Copy each line of the records below that mentions the word "rotate".

═══ EXERCISE MATERIAL ═══

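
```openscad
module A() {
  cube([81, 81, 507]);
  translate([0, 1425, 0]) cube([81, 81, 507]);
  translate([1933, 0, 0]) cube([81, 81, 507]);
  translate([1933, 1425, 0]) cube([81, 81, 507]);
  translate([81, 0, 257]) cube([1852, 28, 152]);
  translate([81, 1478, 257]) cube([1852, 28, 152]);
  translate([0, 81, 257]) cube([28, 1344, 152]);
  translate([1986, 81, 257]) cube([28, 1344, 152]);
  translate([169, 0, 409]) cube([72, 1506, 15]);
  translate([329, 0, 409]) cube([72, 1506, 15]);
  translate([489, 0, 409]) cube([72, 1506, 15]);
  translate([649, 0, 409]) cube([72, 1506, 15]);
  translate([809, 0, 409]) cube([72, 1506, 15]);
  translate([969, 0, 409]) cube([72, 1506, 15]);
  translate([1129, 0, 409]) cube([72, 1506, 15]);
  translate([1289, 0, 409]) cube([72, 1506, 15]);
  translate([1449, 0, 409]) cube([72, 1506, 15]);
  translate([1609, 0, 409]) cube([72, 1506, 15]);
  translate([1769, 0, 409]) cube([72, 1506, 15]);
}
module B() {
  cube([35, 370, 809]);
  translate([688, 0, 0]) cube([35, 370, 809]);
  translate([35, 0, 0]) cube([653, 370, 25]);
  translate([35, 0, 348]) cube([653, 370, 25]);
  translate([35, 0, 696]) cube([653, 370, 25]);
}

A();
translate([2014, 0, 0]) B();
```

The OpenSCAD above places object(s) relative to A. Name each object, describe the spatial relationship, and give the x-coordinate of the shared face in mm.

A is a bed frame. B is a bookshelf. The bookshelf is against the bed frame's +x side, with their −y faces flush. The x-coordinate of the shared face is 2014 mm.

The bed frame's +x face and the bookshelf's −x face are both at x = 2014 mm.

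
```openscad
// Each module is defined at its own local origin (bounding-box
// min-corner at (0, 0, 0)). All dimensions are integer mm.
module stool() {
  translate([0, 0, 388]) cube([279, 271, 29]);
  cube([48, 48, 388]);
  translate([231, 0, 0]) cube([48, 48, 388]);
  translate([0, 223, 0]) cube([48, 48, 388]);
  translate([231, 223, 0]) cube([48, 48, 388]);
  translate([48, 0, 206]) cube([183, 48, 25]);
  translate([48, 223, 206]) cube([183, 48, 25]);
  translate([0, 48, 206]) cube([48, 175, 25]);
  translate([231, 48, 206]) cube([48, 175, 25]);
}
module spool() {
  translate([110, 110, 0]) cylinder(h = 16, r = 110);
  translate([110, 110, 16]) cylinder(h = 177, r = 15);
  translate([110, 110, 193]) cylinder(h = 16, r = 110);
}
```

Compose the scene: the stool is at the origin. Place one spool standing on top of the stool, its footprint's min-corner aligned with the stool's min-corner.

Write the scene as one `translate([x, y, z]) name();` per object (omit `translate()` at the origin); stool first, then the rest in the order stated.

stool();
translate([0, 0, 417]) spool();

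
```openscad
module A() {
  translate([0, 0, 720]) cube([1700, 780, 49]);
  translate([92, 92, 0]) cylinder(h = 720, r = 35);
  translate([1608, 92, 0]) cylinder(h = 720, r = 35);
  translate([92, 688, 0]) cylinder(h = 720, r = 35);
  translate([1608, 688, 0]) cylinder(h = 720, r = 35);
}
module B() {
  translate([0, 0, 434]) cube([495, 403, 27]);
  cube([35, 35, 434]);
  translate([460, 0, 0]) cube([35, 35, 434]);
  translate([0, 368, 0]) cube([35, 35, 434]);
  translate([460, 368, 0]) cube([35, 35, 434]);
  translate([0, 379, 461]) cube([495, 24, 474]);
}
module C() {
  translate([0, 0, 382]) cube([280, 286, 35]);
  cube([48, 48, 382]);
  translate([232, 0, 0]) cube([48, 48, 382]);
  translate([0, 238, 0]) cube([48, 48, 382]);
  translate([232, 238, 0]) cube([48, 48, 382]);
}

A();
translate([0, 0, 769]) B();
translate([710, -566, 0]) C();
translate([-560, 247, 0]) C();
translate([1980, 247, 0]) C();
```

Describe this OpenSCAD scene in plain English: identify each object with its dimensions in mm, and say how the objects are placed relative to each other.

A is a table: top 1700 mm (x) × 780 mm (y), 49 mm thick, upper face at z = 769 mm, on four round legs of 70 mm diameter, each leg's bounding box inset 57 mm from the nearest pair of top edges, running from z = 0 to the bottom of the top.

B is a chair. The seat is a 495×403×27 mm slab with its top at z = 461 mm, on four 35×35 mm corner legs (flush with the seat edges, standing on z = 0). A flat backrest 24 mm thick, 474 mm tall, spans the full seat width and rises from the seat top along its +y edge, rear face flush with the rear of the seat.

C is a simple wooden stool: a rectangular seat 280 mm (x) by 286 mm (y), 35 mm thick, top face at z = 417 mm, on four square legs, each 48×48 mm in cross-section. The legs rest on z = 0, each flush with a corner of the seat.

The chair is on top of the table. Three stools sit around the table at the −y, −x, +x sides.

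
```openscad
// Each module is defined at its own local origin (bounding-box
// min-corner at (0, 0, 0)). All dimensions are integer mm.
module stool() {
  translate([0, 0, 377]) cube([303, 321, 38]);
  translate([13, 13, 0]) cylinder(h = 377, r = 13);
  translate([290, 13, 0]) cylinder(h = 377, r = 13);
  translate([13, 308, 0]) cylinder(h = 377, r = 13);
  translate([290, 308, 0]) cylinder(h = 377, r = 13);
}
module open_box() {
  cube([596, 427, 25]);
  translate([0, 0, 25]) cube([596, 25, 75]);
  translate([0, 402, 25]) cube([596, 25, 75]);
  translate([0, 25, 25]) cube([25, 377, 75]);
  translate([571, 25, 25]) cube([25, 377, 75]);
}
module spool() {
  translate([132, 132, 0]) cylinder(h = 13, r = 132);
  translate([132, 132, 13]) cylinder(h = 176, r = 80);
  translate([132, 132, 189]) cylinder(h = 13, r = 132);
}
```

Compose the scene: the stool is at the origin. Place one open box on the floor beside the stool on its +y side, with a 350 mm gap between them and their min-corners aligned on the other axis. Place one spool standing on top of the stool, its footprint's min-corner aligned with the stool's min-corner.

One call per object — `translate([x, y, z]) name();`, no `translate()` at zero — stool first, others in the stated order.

stool();
translate([0, 671, 0]) open_box();
translate([0, 0, 415]) spool();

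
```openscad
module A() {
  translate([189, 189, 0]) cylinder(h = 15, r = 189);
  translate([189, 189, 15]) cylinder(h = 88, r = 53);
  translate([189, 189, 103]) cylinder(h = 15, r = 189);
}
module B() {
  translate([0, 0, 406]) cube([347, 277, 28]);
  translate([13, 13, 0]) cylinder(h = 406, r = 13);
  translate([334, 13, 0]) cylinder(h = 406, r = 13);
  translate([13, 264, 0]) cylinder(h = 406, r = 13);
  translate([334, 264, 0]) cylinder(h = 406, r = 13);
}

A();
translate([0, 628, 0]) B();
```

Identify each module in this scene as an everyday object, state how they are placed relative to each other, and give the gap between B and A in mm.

A is a spool. B is a stool. The stool is on the floor beside the spool on its +y side. The gap between the stool and the spool is 250 mm.

The stool's nearest face is 250 mm from the spool's +y face.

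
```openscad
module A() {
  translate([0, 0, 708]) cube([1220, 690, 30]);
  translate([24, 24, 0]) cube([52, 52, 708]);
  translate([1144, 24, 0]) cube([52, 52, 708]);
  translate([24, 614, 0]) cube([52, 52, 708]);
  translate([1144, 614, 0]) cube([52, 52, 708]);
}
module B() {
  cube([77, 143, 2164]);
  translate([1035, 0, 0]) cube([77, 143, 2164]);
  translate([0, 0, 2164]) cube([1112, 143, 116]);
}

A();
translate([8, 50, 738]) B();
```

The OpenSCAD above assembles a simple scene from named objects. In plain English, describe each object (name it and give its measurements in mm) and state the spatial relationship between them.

A is a rectangular dining table. The top is 1220×690×30 mm with its upper surface at z = 738 mm. It stands on four 52×52 mm square legs, each inset 24 mm from the nearest pair of top edges, running from the floor to the underside of the top.

B is a rectangular door frame: two vertical jambs of 77×143 mm section, 2164 mm tall, with a clear opening 958 mm wide between their inner faces. A header 116 mm tall and 143 mm deep lies on top of the jambs and spans the full outside width.

The door frame is on top of the table.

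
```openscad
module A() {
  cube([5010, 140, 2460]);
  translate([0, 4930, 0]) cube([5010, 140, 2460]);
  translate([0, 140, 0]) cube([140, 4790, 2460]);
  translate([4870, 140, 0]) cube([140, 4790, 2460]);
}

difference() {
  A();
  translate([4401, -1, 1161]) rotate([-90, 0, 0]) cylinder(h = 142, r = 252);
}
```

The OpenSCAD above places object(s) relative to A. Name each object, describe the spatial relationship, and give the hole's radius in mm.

A is a house frame. The house frame has a circular hole through its front wall. The hole's radius is 252 mm.

The subtracted cylinder has r = 252 mm.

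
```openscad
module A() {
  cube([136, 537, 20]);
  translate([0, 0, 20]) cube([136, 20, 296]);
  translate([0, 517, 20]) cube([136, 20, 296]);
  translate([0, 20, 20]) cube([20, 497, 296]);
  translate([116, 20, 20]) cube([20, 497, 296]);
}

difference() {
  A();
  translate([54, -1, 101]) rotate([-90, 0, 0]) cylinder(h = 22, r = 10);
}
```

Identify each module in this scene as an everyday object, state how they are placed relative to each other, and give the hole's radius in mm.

A is an open box. The open box has a circular hole through its front wall. The hole's radius is 10 mm.

The subtracted cylinder has r = 10 mm.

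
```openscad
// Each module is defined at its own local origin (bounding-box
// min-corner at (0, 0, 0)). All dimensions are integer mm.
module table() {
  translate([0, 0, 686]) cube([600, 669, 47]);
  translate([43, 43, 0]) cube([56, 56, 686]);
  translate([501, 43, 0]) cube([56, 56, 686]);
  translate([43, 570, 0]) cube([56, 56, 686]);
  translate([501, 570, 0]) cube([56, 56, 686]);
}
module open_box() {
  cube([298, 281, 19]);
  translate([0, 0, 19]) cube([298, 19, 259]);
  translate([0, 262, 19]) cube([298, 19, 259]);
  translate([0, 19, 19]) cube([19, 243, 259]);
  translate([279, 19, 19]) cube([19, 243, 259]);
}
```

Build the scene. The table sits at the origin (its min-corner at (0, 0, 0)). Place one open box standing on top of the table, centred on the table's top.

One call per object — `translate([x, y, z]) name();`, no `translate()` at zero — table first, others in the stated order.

table();
translate([151, 194, 733]) open_box();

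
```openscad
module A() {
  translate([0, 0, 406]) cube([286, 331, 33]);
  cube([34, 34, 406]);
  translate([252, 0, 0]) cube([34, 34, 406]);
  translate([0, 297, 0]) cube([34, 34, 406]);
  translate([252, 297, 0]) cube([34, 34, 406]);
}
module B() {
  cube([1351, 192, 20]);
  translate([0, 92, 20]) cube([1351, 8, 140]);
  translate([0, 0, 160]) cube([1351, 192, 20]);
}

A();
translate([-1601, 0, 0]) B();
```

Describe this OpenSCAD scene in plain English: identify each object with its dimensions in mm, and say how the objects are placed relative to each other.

A is a simple wooden stool: a rectangular seat 286 mm (x) by 331 mm (y), 33 mm thick, top face at z = 439 mm, on four square legs, each 34×34 mm in cross-section. The legs rest on z = 0, each flush with a corner of the seat.

B is an I-beam lying along x, 1351 mm long. Overall section height 180 mm. Two flanges 192 mm wide (y) and 20 mm thick, one on the floor and one at the top; a web 8 mm thick runs between them, centred on the flange width.

The I-beam is on the floor beside the stool on its −x side.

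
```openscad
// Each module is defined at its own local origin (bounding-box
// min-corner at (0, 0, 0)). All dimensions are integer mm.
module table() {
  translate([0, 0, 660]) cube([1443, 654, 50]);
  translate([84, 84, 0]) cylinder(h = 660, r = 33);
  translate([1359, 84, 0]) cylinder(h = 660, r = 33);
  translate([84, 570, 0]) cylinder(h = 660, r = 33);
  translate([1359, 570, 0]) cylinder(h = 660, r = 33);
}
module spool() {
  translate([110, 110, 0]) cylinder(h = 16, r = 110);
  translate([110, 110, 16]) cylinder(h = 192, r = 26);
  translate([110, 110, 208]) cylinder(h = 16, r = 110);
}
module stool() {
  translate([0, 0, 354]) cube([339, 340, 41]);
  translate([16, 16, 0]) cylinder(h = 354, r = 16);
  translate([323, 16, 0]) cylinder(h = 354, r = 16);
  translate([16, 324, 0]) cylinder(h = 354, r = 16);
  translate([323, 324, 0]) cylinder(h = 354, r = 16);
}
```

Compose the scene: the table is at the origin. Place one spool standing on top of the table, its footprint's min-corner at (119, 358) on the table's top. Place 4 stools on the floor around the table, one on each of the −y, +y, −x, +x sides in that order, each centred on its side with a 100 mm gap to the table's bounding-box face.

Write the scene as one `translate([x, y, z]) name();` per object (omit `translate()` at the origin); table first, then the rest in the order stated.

table();
translate([119, 358, 710]) spool();
translate([552, -440, 0]) stool();
translate([552, 754, 0]) stool();
translate([-439, 157, 0]) stool();
translate([1543, 157, 0]) stool();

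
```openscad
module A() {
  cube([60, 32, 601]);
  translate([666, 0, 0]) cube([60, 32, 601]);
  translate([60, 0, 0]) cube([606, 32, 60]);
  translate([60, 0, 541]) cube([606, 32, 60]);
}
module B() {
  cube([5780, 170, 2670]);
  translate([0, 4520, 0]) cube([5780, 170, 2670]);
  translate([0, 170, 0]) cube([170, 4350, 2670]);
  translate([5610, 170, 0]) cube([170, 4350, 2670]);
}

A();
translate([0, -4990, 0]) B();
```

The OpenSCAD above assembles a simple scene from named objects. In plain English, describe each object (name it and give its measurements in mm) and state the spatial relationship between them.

A is a picture frame with a 606×481 mm rectangular opening (x by z) and a uniform 60 mm border on every side. Frame depth is 32 mm along y. It is built from two vertical stiles running the full outside height and two horizontal rails spanning the gap between the stiles.

B is the wall frame of a small rectangular building: four walls, each 2670 mm tall and 170 mm thick, enclosing a footprint 5780 mm (x) by 4690 mm (y) outside-to-outside, with no floor or roof. The front and back walls (the −y and +y sides) span the full width; the two side walls fit between them.

The house frame is on the floor beside the picture frame on its −y side.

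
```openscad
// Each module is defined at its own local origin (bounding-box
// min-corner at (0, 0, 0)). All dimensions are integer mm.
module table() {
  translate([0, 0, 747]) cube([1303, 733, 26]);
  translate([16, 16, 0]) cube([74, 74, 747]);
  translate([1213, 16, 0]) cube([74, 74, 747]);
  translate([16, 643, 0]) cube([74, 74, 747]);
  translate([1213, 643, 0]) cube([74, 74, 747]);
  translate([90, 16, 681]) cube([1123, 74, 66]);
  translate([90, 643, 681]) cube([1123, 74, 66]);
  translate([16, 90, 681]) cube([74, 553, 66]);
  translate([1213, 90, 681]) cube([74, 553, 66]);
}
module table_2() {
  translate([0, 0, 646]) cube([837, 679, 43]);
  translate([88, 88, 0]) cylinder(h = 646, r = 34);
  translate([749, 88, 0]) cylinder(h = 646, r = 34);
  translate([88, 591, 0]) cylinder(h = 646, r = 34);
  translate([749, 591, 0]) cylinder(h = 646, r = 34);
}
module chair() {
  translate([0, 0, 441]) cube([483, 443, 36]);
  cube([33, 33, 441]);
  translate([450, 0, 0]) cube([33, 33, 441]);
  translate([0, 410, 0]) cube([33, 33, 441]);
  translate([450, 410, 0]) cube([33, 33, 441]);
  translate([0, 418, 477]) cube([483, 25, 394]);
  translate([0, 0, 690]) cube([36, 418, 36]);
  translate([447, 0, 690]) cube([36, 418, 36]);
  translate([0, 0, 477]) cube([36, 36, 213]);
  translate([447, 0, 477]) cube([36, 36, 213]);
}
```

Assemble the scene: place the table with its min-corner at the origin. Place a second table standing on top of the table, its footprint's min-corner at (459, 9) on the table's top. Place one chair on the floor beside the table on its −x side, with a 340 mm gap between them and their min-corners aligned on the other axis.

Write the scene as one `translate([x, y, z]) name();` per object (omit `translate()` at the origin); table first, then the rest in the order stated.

table();
translate([459, 9, 773]) table_2();
translate([-823, 0, 0]) chair();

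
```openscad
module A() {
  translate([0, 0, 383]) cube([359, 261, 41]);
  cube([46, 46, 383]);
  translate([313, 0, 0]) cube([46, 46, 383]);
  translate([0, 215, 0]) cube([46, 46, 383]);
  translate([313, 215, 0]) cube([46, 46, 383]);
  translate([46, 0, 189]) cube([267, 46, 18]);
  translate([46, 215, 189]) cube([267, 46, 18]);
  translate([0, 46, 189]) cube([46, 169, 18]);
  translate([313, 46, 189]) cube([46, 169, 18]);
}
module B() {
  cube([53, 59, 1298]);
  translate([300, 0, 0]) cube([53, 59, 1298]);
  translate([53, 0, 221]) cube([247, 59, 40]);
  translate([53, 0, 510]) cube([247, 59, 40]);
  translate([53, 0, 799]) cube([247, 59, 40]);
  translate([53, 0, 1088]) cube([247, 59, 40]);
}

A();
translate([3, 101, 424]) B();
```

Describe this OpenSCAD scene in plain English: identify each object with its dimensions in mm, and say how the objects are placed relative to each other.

A is a four-legged stool. The seat is a 359×261×41 mm slab whose top surface is at z = 424 mm; four square legs, each 46×46 mm in cross-section, run from the floor (z = 0) to the underside of the seat, each flush with a corner of the seat. Four stretchers, 46 mm wide and 18 mm tall, connect adjacent legs with their undersides at z = 189 mm, each running between the inner faces of the legs it joins and aligned with the legs' outer faces on the other axis.

B is a wooden ladder with two side rails of 53×59 mm section and 1298 mm height, set 353 mm apart overall. Between them run 4 rectangular rungs (59 mm deep, 40 mm thick), front faces flush with the rails' −y face. The bottom of the first rung is 221 mm above the floor and each subsequent rung is 289 mm higher than the one below.

The ladder is on top of the stool, centred.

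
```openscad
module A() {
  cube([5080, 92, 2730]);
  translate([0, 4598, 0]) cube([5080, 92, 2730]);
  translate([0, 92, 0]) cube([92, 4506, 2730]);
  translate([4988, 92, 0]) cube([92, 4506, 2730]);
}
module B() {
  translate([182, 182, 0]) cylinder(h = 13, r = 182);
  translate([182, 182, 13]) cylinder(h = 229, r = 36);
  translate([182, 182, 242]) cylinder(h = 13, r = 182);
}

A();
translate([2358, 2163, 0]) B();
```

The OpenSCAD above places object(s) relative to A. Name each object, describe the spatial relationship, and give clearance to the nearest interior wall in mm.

Clearances: x = 2266, y = 2071; minimum 2071 mm.

A is a house frame. B is a spool. The spool sits inside the house frame, centred. The clearance to the nearest interior wall is 2071 mm.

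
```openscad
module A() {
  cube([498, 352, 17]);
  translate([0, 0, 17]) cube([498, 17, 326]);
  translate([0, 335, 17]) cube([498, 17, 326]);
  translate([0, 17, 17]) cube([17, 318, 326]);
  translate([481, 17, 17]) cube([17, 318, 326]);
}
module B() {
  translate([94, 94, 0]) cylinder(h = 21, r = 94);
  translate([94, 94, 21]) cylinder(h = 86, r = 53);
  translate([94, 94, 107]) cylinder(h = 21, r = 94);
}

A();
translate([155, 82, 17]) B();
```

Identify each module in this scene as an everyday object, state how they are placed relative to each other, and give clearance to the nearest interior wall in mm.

Clearances: x = 138, y = 65; minimum 65 mm.

A is an open box. B is a spool. The spool sits inside the open box, centred. The clearance to the nearest interior wall is 65 mm.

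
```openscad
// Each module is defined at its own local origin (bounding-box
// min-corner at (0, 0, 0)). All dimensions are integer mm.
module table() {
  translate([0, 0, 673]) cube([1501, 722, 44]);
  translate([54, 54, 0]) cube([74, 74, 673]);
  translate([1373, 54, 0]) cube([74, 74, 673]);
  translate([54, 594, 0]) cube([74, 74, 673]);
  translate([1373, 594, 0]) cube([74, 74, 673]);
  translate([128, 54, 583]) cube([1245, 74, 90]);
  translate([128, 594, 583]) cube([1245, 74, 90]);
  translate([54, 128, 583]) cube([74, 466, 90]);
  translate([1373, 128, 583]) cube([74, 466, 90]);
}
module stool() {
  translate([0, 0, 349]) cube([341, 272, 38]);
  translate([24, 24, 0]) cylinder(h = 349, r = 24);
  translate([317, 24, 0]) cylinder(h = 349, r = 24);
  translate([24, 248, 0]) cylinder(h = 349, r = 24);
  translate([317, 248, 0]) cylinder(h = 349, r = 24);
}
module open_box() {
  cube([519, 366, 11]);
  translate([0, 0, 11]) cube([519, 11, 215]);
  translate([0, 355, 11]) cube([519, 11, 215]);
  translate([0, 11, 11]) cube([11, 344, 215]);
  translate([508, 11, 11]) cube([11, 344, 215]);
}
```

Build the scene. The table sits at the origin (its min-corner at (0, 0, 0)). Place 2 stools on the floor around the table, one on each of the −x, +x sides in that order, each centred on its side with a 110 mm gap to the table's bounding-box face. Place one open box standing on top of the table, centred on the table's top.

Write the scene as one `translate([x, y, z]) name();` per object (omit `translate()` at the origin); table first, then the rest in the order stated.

table();
translate([-451, 225, 0]) stool();
translate([1611, 225, 0]) stool();
translate([491, 178, 717]) open_box();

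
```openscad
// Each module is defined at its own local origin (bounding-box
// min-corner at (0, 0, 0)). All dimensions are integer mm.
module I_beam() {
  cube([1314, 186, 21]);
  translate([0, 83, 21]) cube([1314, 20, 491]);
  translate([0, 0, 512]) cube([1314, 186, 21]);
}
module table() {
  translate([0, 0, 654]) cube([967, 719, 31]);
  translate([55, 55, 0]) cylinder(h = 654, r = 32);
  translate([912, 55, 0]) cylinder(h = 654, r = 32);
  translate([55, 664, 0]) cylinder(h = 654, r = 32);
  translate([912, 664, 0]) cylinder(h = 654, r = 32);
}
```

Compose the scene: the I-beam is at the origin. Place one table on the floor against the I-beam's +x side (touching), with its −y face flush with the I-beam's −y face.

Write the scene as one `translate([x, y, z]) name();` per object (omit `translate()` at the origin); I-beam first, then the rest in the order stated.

I_beam();
translate([1314, 0, 0]) table();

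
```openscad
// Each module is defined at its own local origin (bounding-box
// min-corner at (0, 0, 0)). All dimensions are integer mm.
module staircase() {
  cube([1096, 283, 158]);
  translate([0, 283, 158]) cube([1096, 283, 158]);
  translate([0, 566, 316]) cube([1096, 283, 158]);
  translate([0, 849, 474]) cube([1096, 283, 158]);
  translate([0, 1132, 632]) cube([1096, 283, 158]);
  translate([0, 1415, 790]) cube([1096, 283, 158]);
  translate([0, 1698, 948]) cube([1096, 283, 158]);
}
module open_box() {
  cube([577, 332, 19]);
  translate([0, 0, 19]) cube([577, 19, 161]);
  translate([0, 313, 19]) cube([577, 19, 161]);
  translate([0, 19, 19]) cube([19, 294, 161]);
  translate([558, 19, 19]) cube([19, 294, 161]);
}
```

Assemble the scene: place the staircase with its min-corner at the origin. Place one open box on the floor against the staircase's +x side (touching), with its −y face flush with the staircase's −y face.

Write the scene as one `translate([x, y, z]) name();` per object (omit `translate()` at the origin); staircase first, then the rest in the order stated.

staircase();
translate([1096, 0, 0]) open_box();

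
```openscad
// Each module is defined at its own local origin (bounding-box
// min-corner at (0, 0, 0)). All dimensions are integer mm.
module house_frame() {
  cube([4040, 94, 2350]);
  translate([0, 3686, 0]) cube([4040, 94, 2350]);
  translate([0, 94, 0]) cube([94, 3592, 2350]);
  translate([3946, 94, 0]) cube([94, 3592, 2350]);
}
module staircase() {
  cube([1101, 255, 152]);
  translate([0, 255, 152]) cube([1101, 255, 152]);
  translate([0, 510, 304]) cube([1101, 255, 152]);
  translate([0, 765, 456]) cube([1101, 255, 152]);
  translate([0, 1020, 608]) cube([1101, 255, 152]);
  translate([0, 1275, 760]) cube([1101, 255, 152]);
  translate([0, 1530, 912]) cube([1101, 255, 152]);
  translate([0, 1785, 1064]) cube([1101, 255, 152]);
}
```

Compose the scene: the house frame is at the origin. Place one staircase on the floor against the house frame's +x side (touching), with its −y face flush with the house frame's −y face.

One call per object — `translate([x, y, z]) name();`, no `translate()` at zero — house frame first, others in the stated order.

house_frame();
translate([4040, 0, 0]) staircase();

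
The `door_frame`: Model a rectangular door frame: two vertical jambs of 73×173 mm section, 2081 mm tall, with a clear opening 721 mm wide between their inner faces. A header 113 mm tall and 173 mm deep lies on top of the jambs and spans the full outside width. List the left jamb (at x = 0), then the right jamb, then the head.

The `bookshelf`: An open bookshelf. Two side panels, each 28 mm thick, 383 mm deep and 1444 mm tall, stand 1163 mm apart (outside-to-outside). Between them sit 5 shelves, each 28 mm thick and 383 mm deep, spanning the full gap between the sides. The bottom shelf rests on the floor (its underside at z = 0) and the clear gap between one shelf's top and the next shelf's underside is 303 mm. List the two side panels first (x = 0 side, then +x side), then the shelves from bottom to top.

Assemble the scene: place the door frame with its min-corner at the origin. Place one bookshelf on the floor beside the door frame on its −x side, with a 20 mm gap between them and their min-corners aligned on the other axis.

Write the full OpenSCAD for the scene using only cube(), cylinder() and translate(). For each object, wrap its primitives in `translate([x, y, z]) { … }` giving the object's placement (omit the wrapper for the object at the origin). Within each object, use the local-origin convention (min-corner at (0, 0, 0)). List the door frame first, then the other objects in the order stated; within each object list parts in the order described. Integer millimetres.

cube([73, 173, 2081]);
translate([794, 0, 0]) cube([73, 173, 2081]);
translate([0, 0, 2081]) cube([867, 173, 113]);
translate([-1183, 0, 0]) {
  cube([28, 383, 1444]);
  translate([1135, 0, 0]) cube([28, 383, 1444]);
  translate([28, 0, 0]) cube([1107, 383, 28]);
  translate([28, 0, 331]) cube([1107, 383, 28]);
  translate([28, 0, 662]) cube([1107, 383, 28]);
  translate([28, 0, 993]) cube([1107, 383, 28]);
  translate([28, 0, 1324]) cube([1107, 383, 28]);
}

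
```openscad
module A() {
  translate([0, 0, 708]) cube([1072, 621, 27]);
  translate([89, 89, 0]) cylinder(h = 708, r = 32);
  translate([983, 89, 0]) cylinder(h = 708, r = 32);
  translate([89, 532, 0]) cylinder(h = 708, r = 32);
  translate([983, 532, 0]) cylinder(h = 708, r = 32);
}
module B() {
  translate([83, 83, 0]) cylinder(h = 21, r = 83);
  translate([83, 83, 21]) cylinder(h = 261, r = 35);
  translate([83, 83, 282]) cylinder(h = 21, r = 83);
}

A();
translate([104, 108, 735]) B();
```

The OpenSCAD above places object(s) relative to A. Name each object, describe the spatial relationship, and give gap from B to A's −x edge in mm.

The spool's min-x is at 104; the table's min-x is 0; gap = 104 mm.

A is a table. B is a spool. The spool is on top of the table. The gap from the spool to the table's −x edge is 104 mm.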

═══

* ANSWER TO THIS TASK:
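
  translate([4401, -1, 1161]) rotate([-90, 0, 0]) cylinder(h = 142, r = 252);
  translate([54, -1, 101]) rotate([-90, 0, 0]) cylinder(h = 22, r = 10);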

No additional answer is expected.